*Collected data:*

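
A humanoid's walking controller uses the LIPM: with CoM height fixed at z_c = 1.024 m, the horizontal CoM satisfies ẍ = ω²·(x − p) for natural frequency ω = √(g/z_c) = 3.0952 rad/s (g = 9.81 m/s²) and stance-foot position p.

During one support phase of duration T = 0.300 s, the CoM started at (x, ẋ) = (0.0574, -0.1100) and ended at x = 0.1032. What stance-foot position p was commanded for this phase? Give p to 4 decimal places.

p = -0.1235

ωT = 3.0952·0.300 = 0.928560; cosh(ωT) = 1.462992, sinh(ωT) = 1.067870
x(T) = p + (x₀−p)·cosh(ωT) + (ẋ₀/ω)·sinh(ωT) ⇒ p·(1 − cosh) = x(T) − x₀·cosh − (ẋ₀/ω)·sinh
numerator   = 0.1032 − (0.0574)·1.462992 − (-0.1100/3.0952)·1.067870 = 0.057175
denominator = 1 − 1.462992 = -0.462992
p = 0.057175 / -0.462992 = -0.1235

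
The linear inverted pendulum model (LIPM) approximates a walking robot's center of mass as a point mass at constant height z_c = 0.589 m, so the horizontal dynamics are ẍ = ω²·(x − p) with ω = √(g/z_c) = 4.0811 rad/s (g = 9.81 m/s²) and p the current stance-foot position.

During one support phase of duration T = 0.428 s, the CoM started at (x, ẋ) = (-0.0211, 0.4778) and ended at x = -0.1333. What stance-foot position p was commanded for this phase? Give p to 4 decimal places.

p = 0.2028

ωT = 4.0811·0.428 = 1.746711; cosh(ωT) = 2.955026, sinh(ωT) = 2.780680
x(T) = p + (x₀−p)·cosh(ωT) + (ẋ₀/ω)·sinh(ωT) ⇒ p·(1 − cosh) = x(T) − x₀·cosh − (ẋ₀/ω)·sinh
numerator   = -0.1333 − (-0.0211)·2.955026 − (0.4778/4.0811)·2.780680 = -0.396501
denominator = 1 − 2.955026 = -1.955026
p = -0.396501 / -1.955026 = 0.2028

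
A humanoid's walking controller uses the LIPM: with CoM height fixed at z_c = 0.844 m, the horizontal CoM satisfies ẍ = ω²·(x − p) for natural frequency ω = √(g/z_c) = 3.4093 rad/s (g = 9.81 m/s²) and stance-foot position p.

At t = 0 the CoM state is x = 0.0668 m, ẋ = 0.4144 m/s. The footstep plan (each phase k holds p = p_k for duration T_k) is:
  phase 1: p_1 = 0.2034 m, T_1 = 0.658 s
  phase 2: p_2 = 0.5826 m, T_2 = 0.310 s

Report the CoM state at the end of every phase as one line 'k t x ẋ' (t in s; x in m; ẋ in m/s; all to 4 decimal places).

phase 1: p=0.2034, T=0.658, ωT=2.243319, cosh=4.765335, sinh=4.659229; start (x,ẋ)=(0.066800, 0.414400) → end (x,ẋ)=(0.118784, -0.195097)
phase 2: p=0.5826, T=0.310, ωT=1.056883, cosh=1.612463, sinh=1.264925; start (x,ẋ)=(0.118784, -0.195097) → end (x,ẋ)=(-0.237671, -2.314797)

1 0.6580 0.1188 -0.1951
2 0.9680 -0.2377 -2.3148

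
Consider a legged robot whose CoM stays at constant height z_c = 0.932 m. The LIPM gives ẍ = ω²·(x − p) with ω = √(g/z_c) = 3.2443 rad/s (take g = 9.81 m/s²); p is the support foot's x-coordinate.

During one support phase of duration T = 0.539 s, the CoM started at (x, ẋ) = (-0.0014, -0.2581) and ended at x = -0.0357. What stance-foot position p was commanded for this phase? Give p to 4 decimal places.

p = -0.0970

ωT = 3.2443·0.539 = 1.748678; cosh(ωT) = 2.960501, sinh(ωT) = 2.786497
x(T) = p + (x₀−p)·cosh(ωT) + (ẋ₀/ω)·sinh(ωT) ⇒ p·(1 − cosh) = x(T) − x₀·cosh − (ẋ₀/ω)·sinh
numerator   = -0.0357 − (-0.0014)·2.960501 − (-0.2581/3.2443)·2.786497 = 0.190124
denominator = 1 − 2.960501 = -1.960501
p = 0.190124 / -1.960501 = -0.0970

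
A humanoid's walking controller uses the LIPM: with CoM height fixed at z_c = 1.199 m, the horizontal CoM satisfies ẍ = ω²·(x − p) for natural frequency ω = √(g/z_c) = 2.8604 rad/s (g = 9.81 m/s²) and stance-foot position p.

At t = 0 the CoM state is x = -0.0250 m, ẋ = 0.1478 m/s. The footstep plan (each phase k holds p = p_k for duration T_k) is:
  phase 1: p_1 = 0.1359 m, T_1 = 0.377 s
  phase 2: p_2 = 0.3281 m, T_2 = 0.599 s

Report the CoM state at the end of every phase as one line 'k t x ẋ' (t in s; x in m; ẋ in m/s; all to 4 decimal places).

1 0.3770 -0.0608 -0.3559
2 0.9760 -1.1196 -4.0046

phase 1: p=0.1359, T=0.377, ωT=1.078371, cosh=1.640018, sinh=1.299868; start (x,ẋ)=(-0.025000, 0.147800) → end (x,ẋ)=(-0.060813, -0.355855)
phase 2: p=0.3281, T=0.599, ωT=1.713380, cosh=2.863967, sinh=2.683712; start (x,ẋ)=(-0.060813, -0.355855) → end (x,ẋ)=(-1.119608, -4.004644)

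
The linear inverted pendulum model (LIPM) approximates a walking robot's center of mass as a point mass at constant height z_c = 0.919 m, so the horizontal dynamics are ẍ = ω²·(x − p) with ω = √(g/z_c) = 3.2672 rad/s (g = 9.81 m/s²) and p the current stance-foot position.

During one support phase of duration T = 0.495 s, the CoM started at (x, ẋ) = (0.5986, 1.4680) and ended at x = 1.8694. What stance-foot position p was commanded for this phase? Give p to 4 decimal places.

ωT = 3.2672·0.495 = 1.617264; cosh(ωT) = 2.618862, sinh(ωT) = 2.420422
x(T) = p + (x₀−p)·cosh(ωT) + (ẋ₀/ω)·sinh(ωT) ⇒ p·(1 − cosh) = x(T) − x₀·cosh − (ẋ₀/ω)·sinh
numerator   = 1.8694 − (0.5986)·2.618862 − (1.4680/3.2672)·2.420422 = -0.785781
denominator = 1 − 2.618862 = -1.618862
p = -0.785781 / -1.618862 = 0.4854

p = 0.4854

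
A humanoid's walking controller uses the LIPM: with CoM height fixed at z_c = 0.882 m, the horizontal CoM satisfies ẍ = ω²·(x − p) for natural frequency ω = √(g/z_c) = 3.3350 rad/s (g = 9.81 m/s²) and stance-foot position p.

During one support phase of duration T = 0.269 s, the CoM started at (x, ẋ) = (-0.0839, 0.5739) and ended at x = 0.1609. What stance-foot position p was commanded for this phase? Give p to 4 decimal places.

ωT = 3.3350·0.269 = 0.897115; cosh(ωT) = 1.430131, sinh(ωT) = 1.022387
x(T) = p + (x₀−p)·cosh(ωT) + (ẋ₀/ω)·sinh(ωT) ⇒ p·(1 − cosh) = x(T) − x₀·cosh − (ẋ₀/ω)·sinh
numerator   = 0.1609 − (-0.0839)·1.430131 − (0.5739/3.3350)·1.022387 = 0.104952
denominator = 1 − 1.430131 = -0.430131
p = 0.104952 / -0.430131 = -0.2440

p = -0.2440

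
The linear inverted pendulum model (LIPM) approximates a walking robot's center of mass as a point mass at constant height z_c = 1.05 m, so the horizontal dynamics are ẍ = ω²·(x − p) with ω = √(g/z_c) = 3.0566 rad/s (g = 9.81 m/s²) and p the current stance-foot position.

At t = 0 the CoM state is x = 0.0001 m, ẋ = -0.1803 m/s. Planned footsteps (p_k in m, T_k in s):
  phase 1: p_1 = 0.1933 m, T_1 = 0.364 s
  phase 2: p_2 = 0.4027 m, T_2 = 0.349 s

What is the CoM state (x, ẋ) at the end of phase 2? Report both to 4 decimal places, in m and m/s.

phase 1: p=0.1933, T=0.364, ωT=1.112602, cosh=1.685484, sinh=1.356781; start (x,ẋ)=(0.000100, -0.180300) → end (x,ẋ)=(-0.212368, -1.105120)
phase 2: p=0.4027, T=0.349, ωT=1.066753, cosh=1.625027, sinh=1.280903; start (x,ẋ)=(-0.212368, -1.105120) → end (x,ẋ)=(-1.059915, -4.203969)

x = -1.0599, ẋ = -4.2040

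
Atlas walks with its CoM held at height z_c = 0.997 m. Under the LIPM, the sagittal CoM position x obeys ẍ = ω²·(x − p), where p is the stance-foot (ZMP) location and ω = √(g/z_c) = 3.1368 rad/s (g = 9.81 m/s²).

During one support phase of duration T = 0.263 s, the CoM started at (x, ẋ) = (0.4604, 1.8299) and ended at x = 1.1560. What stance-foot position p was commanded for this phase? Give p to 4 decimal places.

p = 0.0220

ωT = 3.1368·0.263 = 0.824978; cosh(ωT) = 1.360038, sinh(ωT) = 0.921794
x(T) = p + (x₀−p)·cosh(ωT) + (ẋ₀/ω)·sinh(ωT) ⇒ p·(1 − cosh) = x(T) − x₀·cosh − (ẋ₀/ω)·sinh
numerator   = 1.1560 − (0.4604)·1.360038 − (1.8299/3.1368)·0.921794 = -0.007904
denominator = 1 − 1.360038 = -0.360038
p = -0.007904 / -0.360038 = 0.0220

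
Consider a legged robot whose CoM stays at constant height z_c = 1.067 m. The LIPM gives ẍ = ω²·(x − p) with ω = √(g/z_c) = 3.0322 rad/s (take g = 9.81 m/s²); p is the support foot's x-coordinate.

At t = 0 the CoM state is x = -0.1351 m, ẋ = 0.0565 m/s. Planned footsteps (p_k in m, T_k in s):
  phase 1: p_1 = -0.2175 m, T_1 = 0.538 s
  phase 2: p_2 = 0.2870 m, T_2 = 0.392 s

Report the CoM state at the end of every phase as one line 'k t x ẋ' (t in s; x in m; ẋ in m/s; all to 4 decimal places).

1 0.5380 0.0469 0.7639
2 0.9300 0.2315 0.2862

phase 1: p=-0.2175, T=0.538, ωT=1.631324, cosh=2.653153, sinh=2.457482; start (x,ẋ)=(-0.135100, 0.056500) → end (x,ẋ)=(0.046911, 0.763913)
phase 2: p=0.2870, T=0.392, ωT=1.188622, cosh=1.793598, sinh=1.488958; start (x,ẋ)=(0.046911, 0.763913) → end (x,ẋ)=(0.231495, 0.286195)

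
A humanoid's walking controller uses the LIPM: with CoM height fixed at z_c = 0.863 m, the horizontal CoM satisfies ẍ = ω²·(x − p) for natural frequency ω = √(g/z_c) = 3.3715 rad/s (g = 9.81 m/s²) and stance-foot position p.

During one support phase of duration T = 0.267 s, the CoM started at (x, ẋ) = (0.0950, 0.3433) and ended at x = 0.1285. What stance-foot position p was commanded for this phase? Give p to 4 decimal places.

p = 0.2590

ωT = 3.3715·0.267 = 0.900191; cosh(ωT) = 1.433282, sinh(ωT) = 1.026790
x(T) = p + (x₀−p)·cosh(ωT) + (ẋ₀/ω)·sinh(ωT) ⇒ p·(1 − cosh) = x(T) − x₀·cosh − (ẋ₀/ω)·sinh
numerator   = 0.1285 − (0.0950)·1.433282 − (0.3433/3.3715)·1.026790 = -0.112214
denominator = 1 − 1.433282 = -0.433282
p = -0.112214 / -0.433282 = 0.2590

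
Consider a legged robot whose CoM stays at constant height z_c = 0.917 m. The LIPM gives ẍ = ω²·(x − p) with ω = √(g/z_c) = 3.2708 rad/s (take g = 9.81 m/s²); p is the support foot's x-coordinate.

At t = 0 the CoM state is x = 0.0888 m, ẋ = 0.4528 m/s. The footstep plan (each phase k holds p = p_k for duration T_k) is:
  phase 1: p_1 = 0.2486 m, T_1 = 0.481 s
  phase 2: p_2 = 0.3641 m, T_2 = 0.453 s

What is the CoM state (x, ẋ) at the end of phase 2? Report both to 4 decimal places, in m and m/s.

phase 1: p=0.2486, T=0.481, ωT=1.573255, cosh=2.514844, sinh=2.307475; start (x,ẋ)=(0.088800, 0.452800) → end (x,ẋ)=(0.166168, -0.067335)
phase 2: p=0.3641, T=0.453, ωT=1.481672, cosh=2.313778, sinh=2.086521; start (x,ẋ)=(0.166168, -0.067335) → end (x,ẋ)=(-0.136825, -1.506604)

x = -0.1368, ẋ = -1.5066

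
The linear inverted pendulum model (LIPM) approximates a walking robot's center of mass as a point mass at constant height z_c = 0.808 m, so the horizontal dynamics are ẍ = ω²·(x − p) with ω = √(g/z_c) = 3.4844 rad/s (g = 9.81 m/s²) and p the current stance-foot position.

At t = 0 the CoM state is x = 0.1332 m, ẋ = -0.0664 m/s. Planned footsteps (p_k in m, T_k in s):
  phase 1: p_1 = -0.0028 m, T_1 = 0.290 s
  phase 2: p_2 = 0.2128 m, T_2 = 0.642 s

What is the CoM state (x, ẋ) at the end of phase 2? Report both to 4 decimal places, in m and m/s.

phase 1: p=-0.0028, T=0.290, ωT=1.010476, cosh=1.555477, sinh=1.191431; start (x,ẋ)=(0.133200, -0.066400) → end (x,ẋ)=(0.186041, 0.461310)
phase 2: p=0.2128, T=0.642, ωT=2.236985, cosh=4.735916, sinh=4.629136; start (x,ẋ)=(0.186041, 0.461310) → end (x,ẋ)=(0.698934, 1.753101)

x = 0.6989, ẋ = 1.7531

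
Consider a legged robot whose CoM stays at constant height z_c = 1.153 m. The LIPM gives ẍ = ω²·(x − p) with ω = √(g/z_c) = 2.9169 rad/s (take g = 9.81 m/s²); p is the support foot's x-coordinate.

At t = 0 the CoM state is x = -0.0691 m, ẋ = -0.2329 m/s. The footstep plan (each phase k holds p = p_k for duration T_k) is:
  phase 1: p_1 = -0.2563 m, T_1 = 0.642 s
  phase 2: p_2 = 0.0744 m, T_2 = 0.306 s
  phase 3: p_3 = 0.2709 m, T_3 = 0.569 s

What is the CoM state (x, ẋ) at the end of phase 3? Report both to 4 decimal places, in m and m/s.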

*EXERCISE:* Only the line containing "At t = 0 the CoM state is x = 0.1332" and the lines after it, through the end of the data, should be copied, exactly as they are.

*SOLUTION:*
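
At t = 0 the CoM state is x = 0.1332 m, ẋ = -0.0664 m/s. Planned footsteps (p_k in m, T_k in s):
  phase 1: p_1 = -0.0028 m, T_1 = 0.290 s
  phase 2: p_2 = 0.2128 m, T_2 = 0.642 s

What is the CoM state (x, ẋ) at the end of phase 2? Report both to 4 decimal places, in m and m/s.

phase 1: p=-0.0028, T=0.290, ωT=1.010476, cosh=1.555477, sinh=1.191431; start (x,ẋ)=(0.133200, -0.066400) → end (x,ẋ)=(0.186041, 0.461310)
phase 2: p=0.2128, T=0.642, ωT=2.236985, cosh=4.735916, sinh=4.629136; start (x,ẋ)=(0.186041, 0.461310) → end (x,ẋ)=(0.698934, 1.753101)

x = 0.6989, ẋ = 1.7531

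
Consider a legged robot whose CoM stays at constant height z_c = 1.153 m. The LIPM gives ẍ = ω²·(x − p) with ω = √(g/z_c) = 2.9169 rad/s (take g = 9.81 m/s²); p is the support foot's x-coordinate.

At t = 0 the CoM state is x = -0.0691 m, ẋ = -0.2329 m/s. The footstep plan (each phase k holds p = p_k for duration T_k) is:
  phase 1: p_1 = -0.2563 m, T_1 = 0.642 s
  phase 2: p_2 = 0.0744 m, T_2 = 0.306 s
  phase 3: p_3 = 0.2709 m, T_3 = 0.569 s

What is the CoM state (x, ẋ) at the end of phase 3? Report both to 4 decimal places, in m and m/s.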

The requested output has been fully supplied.